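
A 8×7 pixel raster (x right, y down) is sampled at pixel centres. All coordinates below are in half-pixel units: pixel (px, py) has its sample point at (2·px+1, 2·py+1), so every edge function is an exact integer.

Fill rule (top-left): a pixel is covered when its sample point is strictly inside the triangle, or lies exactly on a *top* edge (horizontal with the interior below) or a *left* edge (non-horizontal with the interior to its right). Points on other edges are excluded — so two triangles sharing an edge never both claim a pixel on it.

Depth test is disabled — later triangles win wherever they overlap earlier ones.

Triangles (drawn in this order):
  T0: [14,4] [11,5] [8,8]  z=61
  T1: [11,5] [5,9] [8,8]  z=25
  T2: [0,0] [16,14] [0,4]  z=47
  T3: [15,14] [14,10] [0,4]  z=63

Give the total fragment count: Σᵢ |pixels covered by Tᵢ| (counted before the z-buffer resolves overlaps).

T0:
  2·area = 6  (B↔C swapped to make it positive)
  edge (14, 4)→(8, 8): d=(-6,4) right/bottom  bias=-1
  edge (8, 8)→(11, 5): d=(3,-3) top-left  bias=+0
  edge (11, 5)→(14, 4): d=(3,-1) top-left  bias=+0
    (7,0)@(15, 1): e=[14,0,-8] → ·  [on edge]
    (6,1)@(13, 3): e=[10,0,-4] → ·  [on edge]
    (5,2)@(11, 5): e=[6,0,0] → █  [on edge]
    (6,2)@(13, 5): e=[-2,6,2] → ·
    (2,3)@(5, 7): e=[18,-12,0] → ·  [on edge]
    (4,3)@(9, 7): e=[2,0,4] → █  [on edge]
    (5,3)@(11, 7): e=[-6,6,6] → ·
    (3,4)@(7, 9): e=[-2,0,8] → ·  [on edge]
    (4,4)@(9, 9): e=[-10,6,10] → ·
    (2,5)@(5, 11): e=[-6,0,12] → ·  [on edge]
    (1,6)@(3, 13): e=[-10,0,16] → ·  [on edge]
  covered (2 px):
    · · · · · · · ·
    · · · · · · · ·
    · · · · · █ · ·
    · · · · █ · · ·
    · · · · · · · ·
    · · · · · · · ·
    · · · · · · · ·
T1:
  2·area = 6  (B↔C swapped to make it positive)
  edge (11, 5)→(8, 8): d=(-3,3) right/bottom  bias=-1
  edge (8, 8)→(5, 9): d=(-3,1) right/bottom  bias=-1
  edge (5, 9)→(11, 5): d=(6,-4) top-left  bias=+0
    (7,0)@(15, 1): e=[0,14,-8] → ·  [on edge]
    (6,1)@(13, 3): e=[0,10,-4] → ·  [on edge]
    (5,2)@(11, 5): e=[0,6,0] → ·  [on edge]
    (4,3)@(9, 7): e=[0,2,4] → ·  [on edge]
    (5,3)@(11, 7): e=[-6,0,12] → ·  [on edge]
    (2,4)@(5, 9): e=[6,0,0] → ·  [on edge]
    (3,4)@(7, 9): e=[0,-2,8] → ·  [on edge]
    (2,5)@(5, 11): e=[0,-6,12] → ·  [on edge]
    (1,6)@(3, 13): e=[0,-10,16] → ·  [on edge]
  covered (0 px):
    · · · · · · · ·
    · · · · · · · ·
    · · · · · · · ·
    · · · · · · · ·
    · · · · · · · ·
    · · · · · · · ·
    · · · · · · · ·
T2:
  2·area = 64
  edge (0, 0)→(16, 14): d=(16,14) right/bottom  bias=-1
  edge (16, 14)→(0, 4): d=(-16,-10) top-left  bias=+0
  edge (0, 4)→(0, 0): d=(0,-4) top-left  bias=+0
    (0,0)@(1, 1): e=[2,58,4] → █
    (1,0)@(3, 1): e=[-26,78,12] → ·
    (0,1)@(1, 3): e=[34,26,4] → █
    (1,1)@(3, 3): e=[6,46,12] → █
    (2,1)@(5, 3): e=[-22,66,20] → ·
    (0,2)@(1, 5): e=[66,-6,4] → ·
    (1,2)@(3, 5): e=[38,14,12] → █
    (2,2)@(5, 5): e=[10,34,20] → █
    (3,2)@(7, 5): e=[-18,54,28] → ·
    (1,3)@(3, 7): e=[70,-18,12] → ·
    (2,3)@(5, 7): e=[42,2,20] → █
    (3,3)@(7, 7): e=[14,22,28] → █
  covered (8 px):
    █ · · · · · · ·
    █ █ · · · · · ·
    · █ █ · · · · ·
    · · █ █ · · · ·
    · · · · █ · · ·
    · · · · · · · ·
    · · · · · · · ·
T3:
  2·area = 50  (B↔C swapped to make it positive)
  edge (15, 14)→(0, 4): d=(-15,-10) top-left  bias=+0
  edge (0, 4)→(14, 10): d=(14,6) right/bottom  bias=-1
  edge (14, 10)→(15, 14): d=(1,4) right/bottom  bias=-1
    (2,3)@(5, 7): e=[5,12,33] → █
    (3,3)@(7, 7): e=[25,0,25] → ·  [on edge]
    (2,4)@(5, 9): e=[-25,40,35] → ·
    (4,4)@(9, 9): e=[15,16,19] → █
    (5,4)@(11, 9): e=[35,4,11] → █
    (6,4)@(13, 9): e=[55,-8,3] → ·
    (4,5)@(9, 11): e=[-15,44,21] → ·
    (5,5)@(11, 11): e=[5,32,13] → █
    (6,5)@(13, 11): e=[25,20,5] → █
    (7,5)@(15, 11): e=[45,8,-3] → ·
    (5,6)@(11, 13): e=[-25,60,15] → ·
    (6,6)@(13, 13): e=[-5,48,7] → ·
  covered (5 px):
    · · · · · · · ·
    · · · · · · · ·
    · · · · · · · ·
    · · █ · · · · ·
    · · · · █ █ · ·
    · · · · · █ █ ·
    · · · · · · · ·

Answer: 15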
:::
### ASSIGNED TASK
The expected response is the full data, reproduced exactly.

### ANSWER SPACE
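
A 8×7 pixel raster (x right, y down) is sampled at pixel centres. All coordinates below are in half-pixel units: pixel (px, py) has its sample point at (2·px+1, 2·py+1), so every edge function is an exact integer.

Fill rule (top-left): a pixel is covered when its sample point is strictly inside the triangle, or lies exactly on a *top* edge (horizontal with the interior below) or a *left* edge (non-horizontal with the interior to its right). Points on other edges are excluded — so two triangles sharing an edge never both claim a pixel on it.

Depth test is disabled — later triangles win wherever they overlap earlier ones.

Triangles (drawn in this order):
  T0: [14,4] [11,5] [8,8]  z=61
  T1: [11,5] [5,9] [8,8]  z=25
  T2: [0,0] [16,14] [0,4]  z=47
  T3: [15,14] [14,10] [0,4]  z=63

Give the total fragment count: Σᵢ |pixels covered by Tᵢ| (counted before the z-buffer resolves overlaps).

T0:
  2·area = 6  (B↔C swapped to make it positive)
  edge (14, 4)→(8, 8): d=(-6,4) right/bottom  bias=-1
  edge (8, 8)→(11, 5): d=(3,-3) top-left  bias=+0
  edge (11, 5)→(14, 4): d=(3,-1) top-left  bias=+0
    (7,0)@(15, 1): e=[14,0,-8] → ·  [on edge]
    (6,1)@(13, 3): e=[10,0,-4] → ·  [on edge]
    (5,2)@(11, 5): e=[6,0,0] → █  [on edge]
    (6,2)@(13, 5): e=[-2,6,2] → ·
    (2,3)@(5, 7): e=[18,-12,0] → ·  [on edge]
    (4,3)@(9, 7): e=[2,0,4] → █  [on edge]
    (5,3)@(11, 7): e=[-6,6,6] → ·
    (3,4)@(7, 9): e=[-2,0,8] → ·  [on edge]
    (4,4)@(9, 9): e=[-10,6,10] → ·
    (2,5)@(5, 11): e=[-6,0,12] → ·  [on edge]
    (1,6)@(3, 13): e=[-10,0,16] → ·  [on edge]
  covered (2 px):
    · · · · · · · ·
    · · · · · · · ·
    · · · · · █ · ·
    · · · · █ · · ·
    · · · · · · · ·
    · · · · · · · ·
    · · · · · · · ·
T1:
  2·area = 6  (B↔C swapped to make it positive)
  edge (11, 5)→(8, 8): d=(-3,3) right/bottom  bias=-1
  edge (8, 8)→(5, 9): d=(-3,1) right/bottom  bias=-1
  edge (5, 9)→(11, 5): d=(6,-4) top-left  bias=+0
    (7,0)@(15, 1): e=[0,14,-8] → ·  [on edge]
    (6,1)@(13, 3): e=[0,10,-4] → ·  [on edge]
    (5,2)@(11, 5): e=[0,6,0] → ·  [on edge]
    (4,3)@(9, 7): e=[0,2,4] → ·  [on edge]
    (5,3)@(11, 7): e=[-6,0,12] → ·  [on edge]
    (2,4)@(5, 9): e=[6,0,0] → ·  [on edge]
    (3,4)@(7, 9): e=[0,-2,8] → ·  [on edge]
    (2,5)@(5, 11): e=[0,-6,12] → ·  [on edge]
    (1,6)@(3, 13): e=[0,-10,16] → ·  [on edge]
  covered (0 px):
    · · · · · · · ·
    · · · · · · · ·
    · · · · · · · ·
    · · · · · · · ·
    · · · · · · · ·
    · · · · · · · ·
    · · · · · · · ·
T2:
  2·area = 64
  edge (0, 0)→(16, 14): d=(16,14) right/bottom  bias=-1
  edge (16, 14)→(0, 4): d=(-16,-10) top-left  bias=+0
  edge (0, 4)→(0, 0): d=(0,-4) top-left  bias=+0
    (0,0)@(1, 1): e=[2,58,4] → █
    (1,0)@(3, 1): e=[-26,78,12] → ·
    (0,1)@(1, 3): e=[34,26,4] → █
    (1,1)@(3, 3): e=[6,46,12] → █
    (2,1)@(5, 3): e=[-22,66,20] → ·
    (0,2)@(1, 5): e=[66,-6,4] → ·
    (1,2)@(3, 5): e=[38,14,12] → █
    (2,2)@(5, 5): e=[10,34,20] → █
    (3,2)@(7, 5): e=[-18,54,28] → ·
    (1,3)@(3, 7): e=[70,-18,12] → ·
    (2,3)@(5, 7): e=[42,2,20] → █
    (3,3)@(7, 7): e=[14,22,28] → █
  covered (8 px):
    █ · · · · · · ·
    █ █ · · · · · ·
    · █ █ · · · · ·
    · · █ █ · · · ·
    · · · · █ · · ·
    · · · · · · · ·
    · · · · · · · ·
T3:
  2·area = 50  (B↔C swapped to make it positive)
  edge (15, 14)→(0, 4): d=(-15,-10) top-left  bias=+0
  edge (0, 4)→(14, 10): d=(14,6) right/bottom  bias=-1
  edge (14, 10)→(15, 14): d=(1,4) right/bottom  bias=-1
    (2,3)@(5, 7): e=[5,12,33] → █
    (3,3)@(7, 7): e=[25,0,25] → ·  [on edge]
    (2,4)@(5, 9): e=[-25,40,35] → ·
    (4,4)@(9, 9): e=[15,16,19] → █
    (5,4)@(11, 9): e=[35,4,11] → █
    (6,4)@(13, 9): e=[55,-8,3] → ·
    (4,5)@(9, 11): e=[-15,44,21] → ·
    (5,5)@(11, 11): e=[5,32,13] → █
    (6,5)@(13, 11): e=[25,20,5] → █
    (7,5)@(15, 11): e=[45,8,-3] → ·
    (5,6)@(11, 13): e=[-25,60,15] → ·
    (6,6)@(13, 13): e=[-5,48,7] → ·
  covered (5 px):
    · · · · · · · ·
    · · · · · · · ·
    · · · · · · · ·
    · · █ · · · · ·
    · · · · █ █ · ·
    · · · · · █ █ ·
    · · · · · · · ·

Answer: 15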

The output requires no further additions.